----- Records supplied

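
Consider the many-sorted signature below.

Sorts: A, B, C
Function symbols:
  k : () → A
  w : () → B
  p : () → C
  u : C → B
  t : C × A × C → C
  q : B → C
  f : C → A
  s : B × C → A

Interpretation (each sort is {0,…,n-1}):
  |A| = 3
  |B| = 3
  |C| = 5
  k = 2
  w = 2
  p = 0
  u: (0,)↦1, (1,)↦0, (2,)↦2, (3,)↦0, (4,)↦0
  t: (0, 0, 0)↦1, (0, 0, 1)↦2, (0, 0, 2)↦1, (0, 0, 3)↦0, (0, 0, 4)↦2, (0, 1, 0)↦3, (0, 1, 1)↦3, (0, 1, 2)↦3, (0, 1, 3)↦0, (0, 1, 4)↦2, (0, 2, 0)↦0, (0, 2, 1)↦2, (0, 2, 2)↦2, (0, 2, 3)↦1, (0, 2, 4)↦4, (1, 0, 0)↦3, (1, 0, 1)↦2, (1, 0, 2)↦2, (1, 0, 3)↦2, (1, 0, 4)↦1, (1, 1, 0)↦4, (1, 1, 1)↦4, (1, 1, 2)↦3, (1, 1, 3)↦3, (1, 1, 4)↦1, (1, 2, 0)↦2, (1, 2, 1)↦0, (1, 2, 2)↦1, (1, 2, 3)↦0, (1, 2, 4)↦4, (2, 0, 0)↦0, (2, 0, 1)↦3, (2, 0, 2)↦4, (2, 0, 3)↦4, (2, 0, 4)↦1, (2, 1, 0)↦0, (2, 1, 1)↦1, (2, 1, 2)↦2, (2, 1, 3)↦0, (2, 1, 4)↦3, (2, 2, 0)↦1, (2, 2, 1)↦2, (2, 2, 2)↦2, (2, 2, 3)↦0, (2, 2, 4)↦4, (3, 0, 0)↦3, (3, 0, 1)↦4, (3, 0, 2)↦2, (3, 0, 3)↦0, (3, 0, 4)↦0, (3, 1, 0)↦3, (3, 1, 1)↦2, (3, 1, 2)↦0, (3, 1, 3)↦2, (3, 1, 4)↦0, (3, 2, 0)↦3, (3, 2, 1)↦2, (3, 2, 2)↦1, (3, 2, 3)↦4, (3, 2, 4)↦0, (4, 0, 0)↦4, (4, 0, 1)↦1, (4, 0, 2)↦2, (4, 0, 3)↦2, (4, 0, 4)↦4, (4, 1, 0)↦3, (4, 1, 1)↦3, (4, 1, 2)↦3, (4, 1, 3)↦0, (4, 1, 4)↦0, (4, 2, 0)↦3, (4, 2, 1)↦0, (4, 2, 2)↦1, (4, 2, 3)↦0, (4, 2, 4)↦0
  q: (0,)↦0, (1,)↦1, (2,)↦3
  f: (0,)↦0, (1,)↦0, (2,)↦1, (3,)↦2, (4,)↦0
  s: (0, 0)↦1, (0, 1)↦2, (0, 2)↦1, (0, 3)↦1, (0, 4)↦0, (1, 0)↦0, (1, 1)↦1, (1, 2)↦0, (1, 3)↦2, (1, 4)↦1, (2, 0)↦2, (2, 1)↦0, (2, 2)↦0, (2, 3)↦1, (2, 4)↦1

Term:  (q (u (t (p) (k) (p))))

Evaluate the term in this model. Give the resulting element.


  p = 0
  k = 2
  p = 0
  (t (p) (k) (p)) = t(0, 2, 0) = 0
  (u (t (p) (k) (p))) = u(0,) = 1
  (q (u (t (p) (k) (p)))) = q(1,) = 1

value = 1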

----------

Copy, exactly and with nothing added, the lines from the one containing "Evaluate the term" through the end of the records.

Task solution
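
Evaluate the term in this model. Give the resulting element.


  p = 0
  k = 2
  p = 0
  (t (p) (k) (p)) = t(0, 2, 0) = 0
  (u (t (p) (k) (p))) = u(0,) = 1
  (q (u (t (p) (k) (p)))) = q(1,) = 1

value = 1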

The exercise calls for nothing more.